┌──

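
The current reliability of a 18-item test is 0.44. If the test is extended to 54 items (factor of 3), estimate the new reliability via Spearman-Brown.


r_new = (n * rxx) / (1 + (n-1) * rxx)
r_new = (3 * 0.44) / (1 + 2 * 0.44)
r_new = 1.32 / 1.88
r_new = 0.7021

0.7021


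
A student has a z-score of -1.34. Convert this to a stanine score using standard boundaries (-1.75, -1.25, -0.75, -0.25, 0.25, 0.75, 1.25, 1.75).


Stanine boundaries: [-1.75, -1.25, -0.75, -0.25, 0.25, 0.75, 1.25, 1.75]
z = -1.34
Check each boundary:
  z >= -1.75 -> could be stanine 2
  z < -1.25
  z < -0.75
  z < -0.25
  z < 0.25
  z < 0.75
  z < 1.25
  z < 1.75
Highest qualifying boundary gives stanine = 2

2


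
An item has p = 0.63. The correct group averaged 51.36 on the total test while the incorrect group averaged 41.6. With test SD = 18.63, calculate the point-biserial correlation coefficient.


q = 1 - p = 0.37
rpb = ((M1 - M0) / SD) * sqrt(p * q)
rpb = ((51.36 - 41.6) / 18.63) * sqrt(0.63 * 0.37)
rpb = 0.2529

0.2529


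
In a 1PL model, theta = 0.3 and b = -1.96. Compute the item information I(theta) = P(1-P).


P = 1/(1+exp(-(0.3--1.96))) = 0.9055
I = P*(1-P) = 0.9055 * 0.0945
I = 0.0856

0.0856


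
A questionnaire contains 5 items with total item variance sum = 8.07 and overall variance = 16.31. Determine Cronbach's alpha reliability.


alpha = (k/(k-1)) * (1 - sum(si^2)/s_total^2)
= (5/4) * (1 - 8.07/16.31)
alpha = 0.6315

0.6315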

└──

### REQUIRED WORK
Give back the listing exactly.

### EXPECTED ANSWER
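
The current reliability of a 18-item test is 0.44. If the test is extended to 54 items (factor of 3), estimate the new reliability via Spearman-Brown.


r_new = (n * rxx) / (1 + (n-1) * rxx)
r_new = (3 * 0.44) / (1 + 2 * 0.44)
r_new = 1.32 / 1.88
r_new = 0.7021

0.7021


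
A student has a z-score of -1.34. Convert this to a stanine score using standard boundaries (-1.75, -1.25, -0.75, -0.25, 0.25, 0.75, 1.25, 1.75).


Stanine boundaries: [-1.75, -1.25, -0.75, -0.25, 0.25, 0.75, 1.25, 1.75]
z = -1.34
Check each boundary:
  z >= -1.75 -> could be stanine 2
  z < -1.25
  z < -0.75
  z < -0.25
  z < 0.25
  z < 0.75
  z < 1.25
  z < 1.75
Highest qualifying boundary gives stanine = 2

2


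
An item has p = 0.63. The correct group averaged 51.36 on the total test while the incorrect group averaged 41.6. With test SD = 18.63, calculate the point-biserial correlation coefficient.


q = 1 - p = 0.37
rpb = ((M1 - M0) / SD) * sqrt(p * q)
rpb = ((51.36 - 41.6) / 18.63) * sqrt(0.63 * 0.37)
rpb = 0.2529

0.2529


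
In a 1PL model, theta = 0.3 and b = -1.96. Compute the item information I(theta) = P(1-P).


P = 1/(1+exp(-(0.3--1.96))) = 0.9055
I = P*(1-P) = 0.9055 * 0.0945
I = 0.0856

0.0856


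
A questionnaire contains 5 items with total item variance sum = 8.07 and overall variance = 16.31. Determine Cronbach's alpha reliability.


alpha = (k/(k-1)) * (1 - sum(si^2)/s_total^2)
= (5/4) * (1 - 8.07/16.31)
alpha = 0.6315

0.6315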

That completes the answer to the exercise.